WORK TO BE COMPLETED: Without altering anything, repeat each of the records.

*** Opening of DATA ***

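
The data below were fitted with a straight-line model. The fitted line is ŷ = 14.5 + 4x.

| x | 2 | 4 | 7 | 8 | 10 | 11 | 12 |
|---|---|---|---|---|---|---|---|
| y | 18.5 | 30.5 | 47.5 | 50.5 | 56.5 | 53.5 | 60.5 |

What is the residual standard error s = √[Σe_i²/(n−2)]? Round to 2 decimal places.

x=2: ŷ = 14.5 + 4·2 = 22.5; e = 18.5 − 22.5 = -4
x=4: ŷ = 14.5 + 4·4 = 30.5; e = 30.5 − 30.5 = 0
x=7: ŷ = 14.5 + 4·7 = 42.5; e = 47.5 − 42.5 = 5
x=8: ŷ = 14.5 + 4·8 = 46.5; e = 50.5 − 46.5 = 4
x=10: ŷ = 14.5 + 4·10 = 54.5; e = 56.5 − 54.5 = 2
x=11: ŷ = 14.5 + 4·11 = 58.5; e = 53.5 − 58.5 = -5
x=12: ŷ = 14.5 + 4·12 = 62.5; e = 60.5 − 62.5 = -2
SSE = 16 + 0 + 25 + 16 + 4 + 25 + 4 = 90
s = √(90/5) = √18 ≈ 4.24

s = 4.24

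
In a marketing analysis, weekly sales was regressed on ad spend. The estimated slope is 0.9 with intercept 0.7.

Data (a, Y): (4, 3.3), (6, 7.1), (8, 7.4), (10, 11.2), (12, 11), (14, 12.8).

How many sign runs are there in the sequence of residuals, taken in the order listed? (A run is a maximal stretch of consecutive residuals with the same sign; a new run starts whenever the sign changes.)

a=4: ŷ = 0.7 + 0.9·4 = 4.3; r = 3.3 − 4.3 = -1
a=6: ŷ = 0.7 + 0.9·6 = 6.1; r = 7.1 − 6.1 = 1
a=8: ŷ = 0.7 + 0.9·8 = 7.9; r = 7.4 − 7.9 = -0.5
a=10: ŷ = 0.7 + 0.9·10 = 9.7; r = 11.2 − 9.7 = 1.5
a=12: ŷ = 0.7 + 0.9·12 = 11.5; r = 11 − 11.5 = -0.5
a=14: ŷ = 0.7 + 0.9·14 = 13.3; r = 12.8 − 13.3 = -0.5
Signs: − + − + − −
Runs: −×1, +×1, −×1, +×1, −×2 → 5

5 runs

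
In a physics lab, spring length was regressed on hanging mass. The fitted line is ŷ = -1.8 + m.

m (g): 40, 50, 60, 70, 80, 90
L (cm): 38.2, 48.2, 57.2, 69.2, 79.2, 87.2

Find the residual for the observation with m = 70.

e = 1

ŷ = -1.8 + 70 = 68.2
e = 69.2 − 68.2 = 1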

*** Close of DATA ***

EXPECTED ANSWER:
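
The data below were fitted with a straight-line model. The fitted line is ŷ = 14.5 + 4x.

| x | 2 | 4 | 7 | 8 | 10 | 11 | 12 |
|---|---|---|---|---|---|---|---|
| y | 18.5 | 30.5 | 47.5 | 50.5 | 56.5 | 53.5 | 60.5 |

What is the residual standard error s = √[Σe_i²/(n−2)]? Round to 2 decimal places.

x=2: ŷ = 14.5 + 4·2 = 22.5; e = 18.5 − 22.5 = -4
x=4: ŷ = 14.5 + 4·4 = 30.5; e = 30.5 − 30.5 = 0
x=7: ŷ = 14.5 + 4·7 = 42.5; e = 47.5 − 42.5 = 5
x=8: ŷ = 14.5 + 4·8 = 46.5; e = 50.5 − 46.5 = 4
x=10: ŷ = 14.5 + 4·10 = 54.5; e = 56.5 − 54.5 = 2
x=11: ŷ = 14.5 + 4·11 = 58.5; e = 53.5 − 58.5 = -5
x=12: ŷ = 14.5 + 4·12 = 62.5; e = 60.5 − 62.5 = -2
SSE = 16 + 0 + 25 + 16 + 4 + 25 + 4 = 90
s = √(90/5) = √18 ≈ 4.24

s = 4.24

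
In a marketing analysis, weekly sales was regressed on ad spend. The estimated slope is 0.9 with intercept 0.7.

Data (a, Y): (4, 3.3), (6, 7.1), (8, 7.4), (10, 11.2), (12, 11), (14, 12.8).

How many sign runs are there in the sequence of residuals, taken in the order listed? (A run is a maximal stretch of consecutive residuals with the same sign; a new run starts whenever the sign changes.)

a=4: ŷ = 0.7 + 0.9·4 = 4.3; r = 3.3 − 4.3 = -1
a=6: ŷ = 0.7 + 0.9·6 = 6.1; r = 7.1 − 6.1 = 1
a=8: ŷ = 0.7 + 0.9·8 = 7.9; r = 7.4 − 7.9 = -0.5
a=10: ŷ = 0.7 + 0.9·10 = 9.7; r = 11.2 − 9.7 = 1.5
a=12: ŷ = 0.7 + 0.9·12 = 11.5; r = 11 − 11.5 = -0.5
a=14: ŷ = 0.7 + 0.9·14 = 13.3; r = 12.8 − 13.3 = -0.5
Signs: − + − + − −
Runs: −×1, +×1, −×1, +×1, −×2 → 5

5 runs

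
In a physics lab, spring length was regressed on hanging mass. The fitted line is ŷ = -1.8 + m.

m (g): 40, 50, 60, 70, 80, 90
L (cm): 38.2, 48.2, 57.2, 69.2, 79.2, 87.2

Find the residual for the observation with m = 70.

e = 1

ŷ = -1.8 + 70 = 68.2
e = 69.2 − 68.2 = 1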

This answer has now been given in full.